» **Work request**: Given the records below, would you repeat exactly the lines that begin at the one containing "10/May/2024:14:01:14 | user-service" and end at the one containing "10/May/2024:14:20:12 | api-gateway", inclusive?

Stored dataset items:
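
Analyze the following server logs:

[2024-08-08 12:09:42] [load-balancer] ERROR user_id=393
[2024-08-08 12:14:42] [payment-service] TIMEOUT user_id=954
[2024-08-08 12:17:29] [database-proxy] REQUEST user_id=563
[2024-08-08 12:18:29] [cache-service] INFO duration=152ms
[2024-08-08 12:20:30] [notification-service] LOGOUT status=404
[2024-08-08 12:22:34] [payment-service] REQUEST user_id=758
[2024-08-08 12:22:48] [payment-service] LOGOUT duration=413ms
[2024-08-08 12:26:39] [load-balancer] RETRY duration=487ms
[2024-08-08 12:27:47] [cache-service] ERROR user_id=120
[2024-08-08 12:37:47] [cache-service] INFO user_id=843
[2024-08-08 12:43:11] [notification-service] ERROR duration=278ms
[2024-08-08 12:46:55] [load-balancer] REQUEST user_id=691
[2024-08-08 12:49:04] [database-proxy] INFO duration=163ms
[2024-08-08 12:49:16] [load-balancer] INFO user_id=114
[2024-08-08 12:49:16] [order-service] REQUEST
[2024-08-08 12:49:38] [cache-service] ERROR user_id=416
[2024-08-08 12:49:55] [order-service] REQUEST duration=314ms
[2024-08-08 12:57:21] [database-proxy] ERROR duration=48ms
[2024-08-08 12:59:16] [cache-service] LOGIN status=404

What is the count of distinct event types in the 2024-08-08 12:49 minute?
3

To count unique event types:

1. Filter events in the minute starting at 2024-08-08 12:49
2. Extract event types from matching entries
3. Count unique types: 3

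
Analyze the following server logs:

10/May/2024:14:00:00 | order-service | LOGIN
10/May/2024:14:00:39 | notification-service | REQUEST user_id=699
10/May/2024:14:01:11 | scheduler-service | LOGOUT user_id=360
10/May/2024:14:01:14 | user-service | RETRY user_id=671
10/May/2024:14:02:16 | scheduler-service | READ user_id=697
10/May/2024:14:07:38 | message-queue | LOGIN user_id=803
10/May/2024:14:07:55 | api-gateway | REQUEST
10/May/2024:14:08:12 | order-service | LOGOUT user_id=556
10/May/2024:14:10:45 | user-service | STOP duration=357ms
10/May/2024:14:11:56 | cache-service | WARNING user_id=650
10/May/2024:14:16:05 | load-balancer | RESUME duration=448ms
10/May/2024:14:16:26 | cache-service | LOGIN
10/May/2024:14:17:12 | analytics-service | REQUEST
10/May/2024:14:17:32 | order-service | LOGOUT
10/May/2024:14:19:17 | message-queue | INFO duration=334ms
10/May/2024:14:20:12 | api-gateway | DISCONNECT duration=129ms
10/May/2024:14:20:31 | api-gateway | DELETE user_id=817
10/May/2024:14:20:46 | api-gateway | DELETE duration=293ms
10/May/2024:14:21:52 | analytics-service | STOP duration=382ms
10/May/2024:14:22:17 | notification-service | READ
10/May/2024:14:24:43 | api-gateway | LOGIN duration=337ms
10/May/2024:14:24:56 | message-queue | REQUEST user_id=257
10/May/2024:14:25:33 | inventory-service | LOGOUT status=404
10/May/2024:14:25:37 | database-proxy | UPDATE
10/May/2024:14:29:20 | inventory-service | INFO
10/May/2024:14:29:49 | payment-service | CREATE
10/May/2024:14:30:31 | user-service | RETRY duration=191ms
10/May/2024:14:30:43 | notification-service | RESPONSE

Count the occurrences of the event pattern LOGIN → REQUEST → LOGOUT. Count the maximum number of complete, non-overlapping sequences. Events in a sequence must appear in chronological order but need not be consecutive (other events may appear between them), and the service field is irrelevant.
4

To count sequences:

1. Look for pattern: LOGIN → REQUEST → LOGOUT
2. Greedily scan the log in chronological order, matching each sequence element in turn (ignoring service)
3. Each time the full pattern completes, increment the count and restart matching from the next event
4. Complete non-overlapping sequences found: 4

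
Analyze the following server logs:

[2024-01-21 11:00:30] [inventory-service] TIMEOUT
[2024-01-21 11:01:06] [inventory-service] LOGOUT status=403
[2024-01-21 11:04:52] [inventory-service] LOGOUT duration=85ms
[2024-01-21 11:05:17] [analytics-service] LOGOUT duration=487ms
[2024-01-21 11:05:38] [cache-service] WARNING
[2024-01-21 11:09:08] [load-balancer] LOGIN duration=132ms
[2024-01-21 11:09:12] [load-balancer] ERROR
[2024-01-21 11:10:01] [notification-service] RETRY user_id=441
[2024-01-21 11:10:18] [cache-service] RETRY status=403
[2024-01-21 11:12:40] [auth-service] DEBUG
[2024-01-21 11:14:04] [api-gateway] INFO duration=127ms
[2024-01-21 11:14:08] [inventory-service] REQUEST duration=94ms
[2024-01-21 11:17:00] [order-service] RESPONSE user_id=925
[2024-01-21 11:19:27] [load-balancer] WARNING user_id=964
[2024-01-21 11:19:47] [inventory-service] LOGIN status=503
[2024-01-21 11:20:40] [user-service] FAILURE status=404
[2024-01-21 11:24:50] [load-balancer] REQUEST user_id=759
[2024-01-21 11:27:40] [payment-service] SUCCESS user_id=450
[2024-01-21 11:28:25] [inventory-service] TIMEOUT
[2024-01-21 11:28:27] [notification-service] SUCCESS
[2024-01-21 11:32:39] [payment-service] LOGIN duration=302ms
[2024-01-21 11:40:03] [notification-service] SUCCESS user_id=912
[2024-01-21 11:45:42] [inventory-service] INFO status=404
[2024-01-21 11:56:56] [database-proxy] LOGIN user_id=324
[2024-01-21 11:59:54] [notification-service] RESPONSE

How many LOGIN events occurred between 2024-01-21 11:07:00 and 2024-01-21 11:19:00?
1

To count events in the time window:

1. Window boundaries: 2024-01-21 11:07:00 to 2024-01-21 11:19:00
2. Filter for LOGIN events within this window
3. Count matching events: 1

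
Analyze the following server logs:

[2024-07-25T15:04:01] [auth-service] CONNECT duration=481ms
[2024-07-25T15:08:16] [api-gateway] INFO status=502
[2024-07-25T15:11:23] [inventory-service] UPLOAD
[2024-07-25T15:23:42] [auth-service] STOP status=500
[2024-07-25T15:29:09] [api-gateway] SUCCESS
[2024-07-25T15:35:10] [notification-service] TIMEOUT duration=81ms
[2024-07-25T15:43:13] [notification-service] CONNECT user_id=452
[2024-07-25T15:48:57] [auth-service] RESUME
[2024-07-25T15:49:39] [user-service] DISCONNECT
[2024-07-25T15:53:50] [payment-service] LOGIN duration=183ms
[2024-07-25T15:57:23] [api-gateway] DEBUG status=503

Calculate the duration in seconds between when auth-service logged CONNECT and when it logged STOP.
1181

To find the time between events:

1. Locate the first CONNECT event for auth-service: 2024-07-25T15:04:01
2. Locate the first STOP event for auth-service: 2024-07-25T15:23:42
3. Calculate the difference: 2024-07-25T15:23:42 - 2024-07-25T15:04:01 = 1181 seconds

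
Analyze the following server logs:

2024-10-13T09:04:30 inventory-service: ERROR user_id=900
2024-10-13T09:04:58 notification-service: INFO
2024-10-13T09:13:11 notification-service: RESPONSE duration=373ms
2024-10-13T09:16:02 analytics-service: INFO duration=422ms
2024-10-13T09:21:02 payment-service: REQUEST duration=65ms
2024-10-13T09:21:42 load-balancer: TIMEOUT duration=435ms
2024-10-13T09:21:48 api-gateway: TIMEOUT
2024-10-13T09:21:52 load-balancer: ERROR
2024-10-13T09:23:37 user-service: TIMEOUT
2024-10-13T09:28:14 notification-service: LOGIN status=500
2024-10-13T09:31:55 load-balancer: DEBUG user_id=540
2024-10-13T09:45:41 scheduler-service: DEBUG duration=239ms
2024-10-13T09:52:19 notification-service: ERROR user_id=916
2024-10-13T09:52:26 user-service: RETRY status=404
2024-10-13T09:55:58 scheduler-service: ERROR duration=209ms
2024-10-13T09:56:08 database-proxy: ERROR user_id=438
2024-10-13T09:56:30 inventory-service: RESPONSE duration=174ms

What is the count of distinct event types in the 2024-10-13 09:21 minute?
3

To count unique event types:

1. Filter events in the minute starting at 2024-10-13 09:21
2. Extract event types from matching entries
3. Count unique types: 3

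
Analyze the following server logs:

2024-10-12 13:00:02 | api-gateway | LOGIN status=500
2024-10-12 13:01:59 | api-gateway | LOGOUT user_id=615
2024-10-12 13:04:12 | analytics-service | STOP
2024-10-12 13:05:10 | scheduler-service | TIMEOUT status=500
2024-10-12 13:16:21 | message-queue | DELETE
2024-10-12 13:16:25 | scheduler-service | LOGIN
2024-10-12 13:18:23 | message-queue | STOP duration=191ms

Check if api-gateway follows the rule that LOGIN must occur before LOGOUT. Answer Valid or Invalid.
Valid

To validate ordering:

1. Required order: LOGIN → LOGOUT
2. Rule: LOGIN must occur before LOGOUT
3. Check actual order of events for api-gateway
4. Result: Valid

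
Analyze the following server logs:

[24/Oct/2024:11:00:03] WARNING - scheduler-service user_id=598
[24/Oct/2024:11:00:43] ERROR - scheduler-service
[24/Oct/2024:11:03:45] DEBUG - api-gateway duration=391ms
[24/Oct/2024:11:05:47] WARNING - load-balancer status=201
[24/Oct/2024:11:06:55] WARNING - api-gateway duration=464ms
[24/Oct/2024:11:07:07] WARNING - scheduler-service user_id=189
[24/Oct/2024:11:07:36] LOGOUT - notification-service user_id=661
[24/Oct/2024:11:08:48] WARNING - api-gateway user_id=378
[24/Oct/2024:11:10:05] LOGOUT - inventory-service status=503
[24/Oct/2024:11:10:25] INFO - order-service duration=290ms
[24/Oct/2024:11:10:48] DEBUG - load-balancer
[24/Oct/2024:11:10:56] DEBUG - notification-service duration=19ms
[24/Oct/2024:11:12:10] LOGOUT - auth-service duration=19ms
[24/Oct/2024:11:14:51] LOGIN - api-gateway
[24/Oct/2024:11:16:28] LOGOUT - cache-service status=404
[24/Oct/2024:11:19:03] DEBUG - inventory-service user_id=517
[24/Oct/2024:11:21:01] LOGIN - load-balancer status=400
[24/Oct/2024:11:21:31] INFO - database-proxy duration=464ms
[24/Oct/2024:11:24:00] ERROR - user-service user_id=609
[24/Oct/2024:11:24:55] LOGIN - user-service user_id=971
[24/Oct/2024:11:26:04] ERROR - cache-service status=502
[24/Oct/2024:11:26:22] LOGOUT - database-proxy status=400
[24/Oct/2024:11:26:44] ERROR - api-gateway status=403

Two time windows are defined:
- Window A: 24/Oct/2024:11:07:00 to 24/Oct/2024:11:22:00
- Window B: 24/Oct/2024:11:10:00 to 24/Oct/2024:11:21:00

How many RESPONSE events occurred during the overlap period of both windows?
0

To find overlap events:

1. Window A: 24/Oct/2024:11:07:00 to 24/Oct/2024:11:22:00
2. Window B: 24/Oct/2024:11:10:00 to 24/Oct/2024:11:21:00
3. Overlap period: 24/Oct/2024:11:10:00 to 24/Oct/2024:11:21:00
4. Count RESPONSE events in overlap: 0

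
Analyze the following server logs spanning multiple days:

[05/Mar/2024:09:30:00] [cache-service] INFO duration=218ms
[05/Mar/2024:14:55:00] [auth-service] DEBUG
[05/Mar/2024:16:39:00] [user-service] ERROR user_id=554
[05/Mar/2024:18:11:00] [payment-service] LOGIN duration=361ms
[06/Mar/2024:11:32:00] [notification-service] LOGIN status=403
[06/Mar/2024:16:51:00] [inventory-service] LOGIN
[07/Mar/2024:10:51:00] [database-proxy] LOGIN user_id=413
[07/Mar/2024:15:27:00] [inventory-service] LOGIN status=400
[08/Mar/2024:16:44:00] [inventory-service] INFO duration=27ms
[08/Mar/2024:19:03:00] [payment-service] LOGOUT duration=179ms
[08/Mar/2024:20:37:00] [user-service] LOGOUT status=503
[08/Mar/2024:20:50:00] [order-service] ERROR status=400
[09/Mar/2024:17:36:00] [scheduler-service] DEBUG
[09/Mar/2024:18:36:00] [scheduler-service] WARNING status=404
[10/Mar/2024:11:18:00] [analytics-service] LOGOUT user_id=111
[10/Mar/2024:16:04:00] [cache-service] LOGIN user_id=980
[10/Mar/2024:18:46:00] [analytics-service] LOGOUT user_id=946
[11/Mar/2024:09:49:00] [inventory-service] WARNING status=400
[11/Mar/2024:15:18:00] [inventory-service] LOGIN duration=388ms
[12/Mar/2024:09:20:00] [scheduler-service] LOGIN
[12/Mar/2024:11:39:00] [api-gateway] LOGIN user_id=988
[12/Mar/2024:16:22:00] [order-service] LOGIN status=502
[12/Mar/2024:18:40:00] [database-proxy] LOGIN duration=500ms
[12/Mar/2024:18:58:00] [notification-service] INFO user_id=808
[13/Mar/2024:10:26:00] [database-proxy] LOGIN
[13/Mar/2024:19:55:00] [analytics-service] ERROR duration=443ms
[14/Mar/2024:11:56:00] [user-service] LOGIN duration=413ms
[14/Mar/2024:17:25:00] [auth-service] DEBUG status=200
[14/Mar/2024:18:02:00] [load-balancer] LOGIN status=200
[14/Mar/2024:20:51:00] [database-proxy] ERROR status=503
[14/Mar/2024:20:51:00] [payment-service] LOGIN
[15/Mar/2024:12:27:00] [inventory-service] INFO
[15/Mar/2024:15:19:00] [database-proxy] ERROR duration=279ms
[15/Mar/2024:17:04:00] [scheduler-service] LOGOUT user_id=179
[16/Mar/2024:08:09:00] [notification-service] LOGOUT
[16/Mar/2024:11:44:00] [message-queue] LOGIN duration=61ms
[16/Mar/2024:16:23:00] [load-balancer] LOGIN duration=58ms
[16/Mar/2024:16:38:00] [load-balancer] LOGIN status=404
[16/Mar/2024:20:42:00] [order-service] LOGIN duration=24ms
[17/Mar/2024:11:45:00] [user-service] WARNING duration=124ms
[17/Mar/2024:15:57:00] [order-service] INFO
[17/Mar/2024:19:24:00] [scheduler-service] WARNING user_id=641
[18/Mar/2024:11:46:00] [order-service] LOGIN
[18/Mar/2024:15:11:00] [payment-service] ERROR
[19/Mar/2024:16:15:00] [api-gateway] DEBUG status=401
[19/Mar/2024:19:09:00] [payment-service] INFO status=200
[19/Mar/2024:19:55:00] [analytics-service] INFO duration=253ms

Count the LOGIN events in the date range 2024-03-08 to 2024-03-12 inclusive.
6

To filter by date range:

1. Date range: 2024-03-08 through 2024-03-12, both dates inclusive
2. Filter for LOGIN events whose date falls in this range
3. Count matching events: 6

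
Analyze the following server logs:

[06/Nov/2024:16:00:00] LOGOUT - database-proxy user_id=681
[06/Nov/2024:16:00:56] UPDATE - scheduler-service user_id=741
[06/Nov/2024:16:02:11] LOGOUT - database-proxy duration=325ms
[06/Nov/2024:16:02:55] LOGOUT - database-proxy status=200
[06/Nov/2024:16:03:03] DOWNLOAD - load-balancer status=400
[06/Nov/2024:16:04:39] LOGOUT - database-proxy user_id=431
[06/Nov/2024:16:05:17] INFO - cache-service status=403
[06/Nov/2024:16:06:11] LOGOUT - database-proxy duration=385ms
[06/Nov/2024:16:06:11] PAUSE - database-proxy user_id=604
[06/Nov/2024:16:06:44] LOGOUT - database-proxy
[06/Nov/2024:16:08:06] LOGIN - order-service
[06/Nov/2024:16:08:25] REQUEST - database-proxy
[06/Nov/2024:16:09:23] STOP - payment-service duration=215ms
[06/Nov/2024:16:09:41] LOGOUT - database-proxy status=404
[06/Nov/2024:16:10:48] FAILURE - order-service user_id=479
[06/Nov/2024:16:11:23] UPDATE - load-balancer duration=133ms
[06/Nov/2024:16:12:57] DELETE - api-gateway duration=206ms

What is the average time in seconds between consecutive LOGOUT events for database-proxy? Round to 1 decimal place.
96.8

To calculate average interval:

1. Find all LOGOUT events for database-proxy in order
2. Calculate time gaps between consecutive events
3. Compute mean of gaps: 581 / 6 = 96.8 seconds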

» **Worked solution**:
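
10/May/2024:14:01:14 | user-service | RETRY user_id=671
10/May/2024:14:02:16 | scheduler-service | READ user_id=697
10/May/2024:14:07:38 | message-queue | LOGIN user_id=803
10/May/2024:14:07:55 | api-gateway | REQUEST
10/May/2024:14:08:12 | order-service | LOGOUT user_id=556
10/May/2024:14:10:45 | user-service | STOP duration=357ms
10/May/2024:14:11:56 | cache-service | WARNING user_id=650
10/May/2024:14:16:05 | load-balancer | RESUME duration=448ms
10/May/2024:14:16:26 | cache-service | LOGIN
10/May/2024:14:17:12 | analytics-service | REQUEST
10/May/2024:14:17:32 | order-service | LOGOUT
10/May/2024:14:19:17 | message-queue | INFO duration=334ms
10/May/2024:14:20:12 | api-gateway | DISCONNECT duration=129ms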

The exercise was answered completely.